Aim of the task
Copy the entries exactly. Leave nothing out and add nothing.
*** Given information ***
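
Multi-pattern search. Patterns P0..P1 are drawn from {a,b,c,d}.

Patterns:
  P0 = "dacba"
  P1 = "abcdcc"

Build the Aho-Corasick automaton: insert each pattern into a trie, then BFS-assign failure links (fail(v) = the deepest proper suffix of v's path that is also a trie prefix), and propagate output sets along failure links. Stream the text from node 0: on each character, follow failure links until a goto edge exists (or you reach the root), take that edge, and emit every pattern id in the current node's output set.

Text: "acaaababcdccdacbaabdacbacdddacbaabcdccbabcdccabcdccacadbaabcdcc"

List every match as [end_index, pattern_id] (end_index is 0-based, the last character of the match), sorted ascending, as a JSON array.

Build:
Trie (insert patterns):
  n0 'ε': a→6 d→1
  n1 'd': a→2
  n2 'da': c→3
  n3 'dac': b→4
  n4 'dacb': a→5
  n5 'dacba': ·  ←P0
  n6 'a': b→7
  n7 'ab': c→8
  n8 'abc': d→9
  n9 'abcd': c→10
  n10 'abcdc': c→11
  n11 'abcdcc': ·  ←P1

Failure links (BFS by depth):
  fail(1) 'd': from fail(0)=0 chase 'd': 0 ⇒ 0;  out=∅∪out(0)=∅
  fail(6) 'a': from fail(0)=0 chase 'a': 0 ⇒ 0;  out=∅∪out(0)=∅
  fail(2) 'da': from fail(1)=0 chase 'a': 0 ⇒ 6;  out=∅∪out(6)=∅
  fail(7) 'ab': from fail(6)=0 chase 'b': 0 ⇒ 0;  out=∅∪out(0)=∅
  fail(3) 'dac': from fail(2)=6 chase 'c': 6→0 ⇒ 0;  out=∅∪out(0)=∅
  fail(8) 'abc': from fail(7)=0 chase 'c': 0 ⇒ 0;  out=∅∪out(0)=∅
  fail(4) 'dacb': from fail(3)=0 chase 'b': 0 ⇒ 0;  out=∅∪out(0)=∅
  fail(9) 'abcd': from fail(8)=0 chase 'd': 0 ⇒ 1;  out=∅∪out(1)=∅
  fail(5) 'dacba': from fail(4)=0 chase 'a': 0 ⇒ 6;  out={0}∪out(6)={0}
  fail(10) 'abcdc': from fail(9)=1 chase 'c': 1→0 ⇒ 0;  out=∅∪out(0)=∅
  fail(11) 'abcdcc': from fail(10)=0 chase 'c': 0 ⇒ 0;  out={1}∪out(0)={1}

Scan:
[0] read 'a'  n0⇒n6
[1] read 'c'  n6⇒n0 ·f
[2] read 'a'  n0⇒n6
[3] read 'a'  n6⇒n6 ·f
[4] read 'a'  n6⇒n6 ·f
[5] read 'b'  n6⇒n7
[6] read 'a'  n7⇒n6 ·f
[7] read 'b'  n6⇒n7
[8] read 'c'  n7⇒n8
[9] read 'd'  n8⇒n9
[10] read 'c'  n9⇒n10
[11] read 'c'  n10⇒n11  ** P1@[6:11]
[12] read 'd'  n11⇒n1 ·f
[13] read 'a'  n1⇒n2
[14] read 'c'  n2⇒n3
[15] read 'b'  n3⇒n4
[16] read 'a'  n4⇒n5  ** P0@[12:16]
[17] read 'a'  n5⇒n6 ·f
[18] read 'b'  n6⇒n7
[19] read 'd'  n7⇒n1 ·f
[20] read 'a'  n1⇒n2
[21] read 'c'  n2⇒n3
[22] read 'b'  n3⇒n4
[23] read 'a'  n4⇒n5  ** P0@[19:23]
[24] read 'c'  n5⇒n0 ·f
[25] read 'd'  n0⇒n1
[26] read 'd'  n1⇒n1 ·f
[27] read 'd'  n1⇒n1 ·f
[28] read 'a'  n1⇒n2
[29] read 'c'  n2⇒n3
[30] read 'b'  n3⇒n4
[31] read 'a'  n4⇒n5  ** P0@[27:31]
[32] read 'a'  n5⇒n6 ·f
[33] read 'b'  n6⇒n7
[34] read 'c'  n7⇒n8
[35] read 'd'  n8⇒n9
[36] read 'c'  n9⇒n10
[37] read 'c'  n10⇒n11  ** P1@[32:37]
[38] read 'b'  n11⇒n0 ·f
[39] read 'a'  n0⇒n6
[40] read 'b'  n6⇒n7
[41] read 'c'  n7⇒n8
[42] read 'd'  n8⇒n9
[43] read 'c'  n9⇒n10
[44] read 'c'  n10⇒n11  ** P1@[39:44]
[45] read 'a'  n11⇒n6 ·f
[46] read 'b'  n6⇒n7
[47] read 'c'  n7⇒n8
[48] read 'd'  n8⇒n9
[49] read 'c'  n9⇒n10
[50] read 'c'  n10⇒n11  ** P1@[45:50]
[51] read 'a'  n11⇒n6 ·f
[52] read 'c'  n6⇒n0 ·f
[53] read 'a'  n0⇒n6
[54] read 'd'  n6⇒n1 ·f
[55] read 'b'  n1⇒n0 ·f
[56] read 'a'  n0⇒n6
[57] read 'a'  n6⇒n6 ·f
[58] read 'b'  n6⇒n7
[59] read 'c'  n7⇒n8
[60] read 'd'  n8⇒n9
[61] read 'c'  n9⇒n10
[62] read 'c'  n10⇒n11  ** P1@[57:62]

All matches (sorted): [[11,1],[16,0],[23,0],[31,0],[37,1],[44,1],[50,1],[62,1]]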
*** End of Given information ***
Your solution
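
Multi-pattern search. Patterns P0..P1 are drawn from {a,b,c,d}.

Patterns:
  P0 = "dacba"
  P1 = "abcdcc"

Build the Aho-Corasick automaton: insert each pattern into a trie, then BFS-assign failure links (fail(v) = the deepest proper suffix of v's path that is also a trie prefix), and propagate output sets along failure links. Stream the text from node 0: on each character, follow failure links until a goto edge exists (or you reach the root), take that edge, and emit every pattern id in the current node's output set.

Text: "acaaababcdccdacbaabdacbacdddacbaabcdccbabcdccabcdccacadbaabcdcc"

List every match as [end_index, pattern_id] (end_index is 0-based, the last character of the match), sorted ascending, as a JSON array.

Build:
Trie (insert patterns):
  n0 'ε': a→6 d→1
  n1 'd': a→2
  n2 'da': c→3
  n3 'dac': b→4
  n4 'dacb': a→5
  n5 'dacba': ·  ←P0
  n6 'a': b→7
  n7 'ab': c→8
  n8 'abc': d→9
  n9 'abcd': c→10
  n10 'abcdc': c→11
  n11 'abcdcc': ·  ←P1

Failure links (BFS by depth):
  fail(1) 'd': from fail(0)=0 chase 'd': 0 ⇒ 0;  out=∅∪out(0)=∅
  fail(6) 'a': from fail(0)=0 chase 'a': 0 ⇒ 0;  out=∅∪out(0)=∅
  fail(2) 'da': from fail(1)=0 chase 'a': 0 ⇒ 6;  out=∅∪out(6)=∅
  fail(7) 'ab': from fail(6)=0 chase 'b': 0 ⇒ 0;  out=∅∪out(0)=∅
  fail(3) 'dac': from fail(2)=6 chase 'c': 6→0 ⇒ 0;  out=∅∪out(0)=∅
  fail(8) 'abc': from fail(7)=0 chase 'c': 0 ⇒ 0;  out=∅∪out(0)=∅
  fail(4) 'dacb': from fail(3)=0 chase 'b': 0 ⇒ 0;  out=∅∪out(0)=∅
  fail(9) 'abcd': from fail(8)=0 chase 'd': 0 ⇒ 1;  out=∅∪out(1)=∅
  fail(5) 'dacba': from fail(4)=0 chase 'a': 0 ⇒ 6;  out={0}∪out(6)={0}
  fail(10) 'abcdc': from fail(9)=1 chase 'c': 1→0 ⇒ 0;  out=∅∪out(0)=∅
  fail(11) 'abcdcc': from fail(10)=0 chase 'c': 0 ⇒ 0;  out={1}∪out(0)={1}

Scan:
[0] read 'a'  n0⇒n6
[1] read 'c'  n6⇒n0 ·f
[2] read 'a'  n0⇒n6
[3] read 'a'  n6⇒n6 ·f
[4] read 'a'  n6⇒n6 ·f
[5] read 'b'  n6⇒n7
[6] read 'a'  n7⇒n6 ·f
[7] read 'b'  n6⇒n7
[8] read 'c'  n7⇒n8
[9] read 'd'  n8⇒n9
[10] read 'c'  n9⇒n10
[11] read 'c'  n10⇒n11  ** P1@[6:11]
[12] read 'd'  n11⇒n1 ·f
[13] read 'a'  n1⇒n2
[14] read 'c'  n2⇒n3
[15] read 'b'  n3⇒n4
[16] read 'a'  n4⇒n5  ** P0@[12:16]
[17] read 'a'  n5⇒n6 ·f
[18] read 'b'  n6⇒n7
[19] read 'd'  n7⇒n1 ·f
[20] read 'a'  n1⇒n2
[21] read 'c'  n2⇒n3
[22] read 'b'  n3⇒n4
[23] read 'a'  n4⇒n5  ** P0@[19:23]
[24] read 'c'  n5⇒n0 ·f
[25] read 'd'  n0⇒n1
[26] read 'd'  n1⇒n1 ·f
[27] read 'd'  n1⇒n1 ·f
[28] read 'a'  n1⇒n2
[29] read 'c'  n2⇒n3
[30] read 'b'  n3⇒n4
[31] read 'a'  n4⇒n5  ** P0@[27:31]
[32] read 'a'  n5⇒n6 ·f
[33] read 'b'  n6⇒n7
[34] read 'c'  n7⇒n8
[35] read 'd'  n8⇒n9
[36] read 'c'  n9⇒n10
[37] read 'c'  n10⇒n11  ** P1@[32:37]
[38] read 'b'  n11⇒n0 ·f
[39] read 'a'  n0⇒n6
[40] read 'b'  n6⇒n7
[41] read 'c'  n7⇒n8
[42] read 'd'  n8⇒n9
[43] read 'c'  n9⇒n10
[44] read 'c'  n10⇒n11  ** P1@[39:44]
[45] read 'a'  n11⇒n6 ·f
[46] read 'b'  n6⇒n7
[47] read 'c'  n7⇒n8
[48] read 'd'  n8⇒n9
[49] read 'c'  n9⇒n10
[50] read 'c'  n10⇒n11  ** P1@[45:50]
[51] read 'a'  n11⇒n6 ·f
[52] read 'c'  n6⇒n0 ·f
[53] read 'a'  n0⇒n6
[54] read 'd'  n6⇒n1 ·f
[55] read 'b'  n1⇒n0 ·f
[56] read 'a'  n0⇒n6
[57] read 'a'  n6⇒n6 ·f
[58] read 'b'  n6⇒n7
[59] read 'c'  n7⇒n8
[60] read 'd'  n8⇒n9
[61] read 'c'  n9⇒n10
[62] read 'c'  n10⇒n11  ** P1@[57:62]

All matches (sorted): [[11,1],[16,0],[23,0],[31,0],[37,1],[44,1],[50,1],[62,1]]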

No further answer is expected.